------ SOURCE MATERIAL ------

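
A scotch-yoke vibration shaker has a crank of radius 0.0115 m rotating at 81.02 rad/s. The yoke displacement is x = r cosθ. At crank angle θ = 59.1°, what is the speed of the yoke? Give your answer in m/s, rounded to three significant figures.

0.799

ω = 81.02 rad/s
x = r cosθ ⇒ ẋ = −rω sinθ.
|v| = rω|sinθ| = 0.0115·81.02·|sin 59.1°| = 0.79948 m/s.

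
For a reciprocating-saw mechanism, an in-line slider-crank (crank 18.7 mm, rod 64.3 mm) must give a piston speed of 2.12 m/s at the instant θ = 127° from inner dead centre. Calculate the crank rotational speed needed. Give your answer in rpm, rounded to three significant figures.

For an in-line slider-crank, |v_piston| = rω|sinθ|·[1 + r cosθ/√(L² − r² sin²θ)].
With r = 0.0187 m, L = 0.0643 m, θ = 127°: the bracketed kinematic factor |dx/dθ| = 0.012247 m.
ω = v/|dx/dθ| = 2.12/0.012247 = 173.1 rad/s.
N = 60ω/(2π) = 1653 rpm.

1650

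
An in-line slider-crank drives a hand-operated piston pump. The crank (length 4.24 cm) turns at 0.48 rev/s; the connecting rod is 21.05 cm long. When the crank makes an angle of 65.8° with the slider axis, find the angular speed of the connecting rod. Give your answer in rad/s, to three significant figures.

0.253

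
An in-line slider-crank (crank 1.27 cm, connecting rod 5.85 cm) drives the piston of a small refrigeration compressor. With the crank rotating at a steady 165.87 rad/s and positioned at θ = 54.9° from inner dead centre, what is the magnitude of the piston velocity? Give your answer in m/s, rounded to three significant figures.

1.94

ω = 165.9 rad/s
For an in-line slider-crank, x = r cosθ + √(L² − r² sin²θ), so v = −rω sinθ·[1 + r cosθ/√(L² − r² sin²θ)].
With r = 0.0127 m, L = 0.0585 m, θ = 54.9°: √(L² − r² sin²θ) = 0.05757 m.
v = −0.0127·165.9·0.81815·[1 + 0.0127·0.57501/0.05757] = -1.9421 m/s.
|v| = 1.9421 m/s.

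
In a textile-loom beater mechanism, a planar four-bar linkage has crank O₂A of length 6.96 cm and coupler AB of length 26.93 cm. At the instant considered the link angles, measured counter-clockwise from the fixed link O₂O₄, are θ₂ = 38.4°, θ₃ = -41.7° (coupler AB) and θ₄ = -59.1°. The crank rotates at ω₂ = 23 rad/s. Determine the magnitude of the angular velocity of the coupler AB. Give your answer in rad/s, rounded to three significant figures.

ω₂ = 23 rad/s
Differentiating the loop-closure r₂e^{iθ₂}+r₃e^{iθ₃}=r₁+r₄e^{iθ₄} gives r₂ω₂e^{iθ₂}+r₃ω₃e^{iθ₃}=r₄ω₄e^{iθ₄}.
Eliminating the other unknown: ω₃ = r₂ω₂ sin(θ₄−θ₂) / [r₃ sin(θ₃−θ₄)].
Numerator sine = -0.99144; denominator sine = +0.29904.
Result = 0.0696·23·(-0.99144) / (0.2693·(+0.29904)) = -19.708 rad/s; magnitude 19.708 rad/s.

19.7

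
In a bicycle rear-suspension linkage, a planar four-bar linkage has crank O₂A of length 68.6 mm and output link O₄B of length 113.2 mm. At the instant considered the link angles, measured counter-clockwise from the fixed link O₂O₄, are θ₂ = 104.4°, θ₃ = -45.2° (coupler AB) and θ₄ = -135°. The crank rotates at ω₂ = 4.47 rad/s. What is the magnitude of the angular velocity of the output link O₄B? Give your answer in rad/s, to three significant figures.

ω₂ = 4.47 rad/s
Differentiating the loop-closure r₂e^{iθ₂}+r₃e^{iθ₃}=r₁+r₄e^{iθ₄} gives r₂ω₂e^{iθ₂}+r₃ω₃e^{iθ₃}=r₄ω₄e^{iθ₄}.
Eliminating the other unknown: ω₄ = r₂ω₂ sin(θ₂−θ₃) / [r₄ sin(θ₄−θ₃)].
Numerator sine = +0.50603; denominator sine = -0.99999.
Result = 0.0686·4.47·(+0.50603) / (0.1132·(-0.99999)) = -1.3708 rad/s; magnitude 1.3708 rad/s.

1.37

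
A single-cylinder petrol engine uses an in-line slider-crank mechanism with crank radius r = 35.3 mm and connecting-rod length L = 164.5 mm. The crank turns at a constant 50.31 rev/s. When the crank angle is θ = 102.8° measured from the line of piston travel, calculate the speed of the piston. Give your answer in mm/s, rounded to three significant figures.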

------

WHAT THE TASK REQUIRES:
From the first record to the last, print each one exactly.

RESULT OF THE TASK:
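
A scotch-yoke vibration shaker has a crank of radius 0.0115 m rotating at 81.02 rad/s. The yoke displacement is x = r cosθ. At crank angle θ = 59.1°, what is the speed of the yoke? Give your answer in m/s, rounded to three significant figures.

0.799

ω = 81.02 rad/s
x = r cosθ ⇒ ẋ = −rω sinθ.
|v| = rω|sinθ| = 0.0115·81.02·|sin 59.1°| = 0.79948 m/s.

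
For a reciprocating-saw mechanism, an in-line slider-crank (crank 18.7 mm, rod 64.3 mm) must give a piston speed of 2.12 m/s at the instant θ = 127° from inner dead centre. Calculate the crank rotational speed needed. Give your answer in rpm, rounded to three significant figures.

For an in-line slider-crank, |v_piston| = rω|sinθ|·[1 + r cosθ/√(L² − r² sin²θ)].
With r = 0.0187 m, L = 0.0643 m, θ = 127°: the bracketed kinematic factor |dx/dθ| = 0.012247 m.
ω = v/|dx/dθ| = 2.12/0.012247 = 173.1 rad/s.
N = 60ω/(2π) = 1653 rpm.

1650

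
An in-line slider-crank drives a hand-operated piston pump. The crank (length 4.24 cm) turns at 0.48 rev/s; the connecting rod is 21.05 cm long. When the crank makes an angle of 65.8° with the slider axis, find the angular speed of the connecting rod. Give your answer in rad/s, to three significant figures.

0.253

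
An in-line slider-crank (crank 1.27 cm, connecting rod 5.85 cm) drives the piston of a small refrigeration compressor. With the crank rotating at a steady 165.87 rad/s and positioned at θ = 54.9° from inner dead centre, what is the magnitude of the piston velocity? Give your answer in m/s, rounded to three significant figures.

1.94

ω = 165.9 rad/s
For an in-line slider-crank, x = r cosθ + √(L² − r² sin²θ), so v = −rω sinθ·[1 + r cosθ/√(L² − r² sin²θ)].
With r = 0.0127 m, L = 0.0585 m, θ = 54.9°: √(L² − r² sin²θ) = 0.05757 m.
v = −0.0127·165.9·0.81815·[1 + 0.0127·0.57501/0.05757] = -1.9421 m/s.
|v| = 1.9421 m/s.

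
In a textile-loom beater mechanism, a planar four-bar linkage has crank O₂A of length 6.96 cm and coupler AB of length 26.93 cm. At the instant considered the link angles, measured counter-clockwise from the fixed link O₂O₄, are θ₂ = 38.4°, θ₃ = -41.7° (coupler AB) and θ₄ = -59.1°. The crank rotates at ω₂ = 23 rad/s. Determine the magnitude of the angular velocity of the coupler AB. Give your answer in rad/s, rounded to three significant figures.

ω₂ = 23 rad/s
Differentiating the loop-closure r₂e^{iθ₂}+r₃e^{iθ₃}=r₁+r₄e^{iθ₄} gives r₂ω₂e^{iθ₂}+r₃ω₃e^{iθ₃}=r₄ω₄e^{iθ₄}.
Eliminating the other unknown: ω₃ = r₂ω₂ sin(θ₄−θ₂) / [r₃ sin(θ₃−θ₄)].
Numerator sine = -0.99144; denominator sine = +0.29904.
Result = 0.0696·23·(-0.99144) / (0.2693·(+0.29904)) = -19.708 rad/s; magnitude 19.708 rad/s.

19.7

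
In a bicycle rear-suspension linkage, a planar four-bar linkage has crank O₂A of length 68.6 mm and output link O₄B of length 113.2 mm. At the instant considered the link angles, measured counter-clockwise from the fixed link O₂O₄, are θ₂ = 104.4°, θ₃ = -45.2° (coupler AB) and θ₄ = -135°. The crank rotates at ω₂ = 4.47 rad/s. What is the magnitude of the angular velocity of the output link O₄B? Give your answer in rad/s, to three significant figures.

ω₂ = 4.47 rad/s
Differentiating the loop-closure r₂e^{iθ₂}+r₃e^{iθ₃}=r₁+r₄e^{iθ₄} gives r₂ω₂e^{iθ₂}+r₃ω₃e^{iθ₃}=r₄ω₄e^{iθ₄}.
Eliminating the other unknown: ω₄ = r₂ω₂ sin(θ₂−θ₃) / [r₄ sin(θ₄−θ₃)].
Numerator sine = +0.50603; denominator sine = -0.99999.
Result = 0.0686·4.47·(+0.50603) / (0.1132·(-0.99999)) = -1.3708 rad/s; magnitude 1.3708 rad/s.

1.37

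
A single-cylinder petrol engine uses an in-line slider-crank mechanism with crank radius r = 35.3 mm and connecting-rod length L = 164.5 mm. The crank turns at a constant 50.31 rev/s. When the crank angle is θ = 102.8° measured from the line of piston travel, calculate the speed of the piston. Give your answer in mm/s, rounded to three significant figures.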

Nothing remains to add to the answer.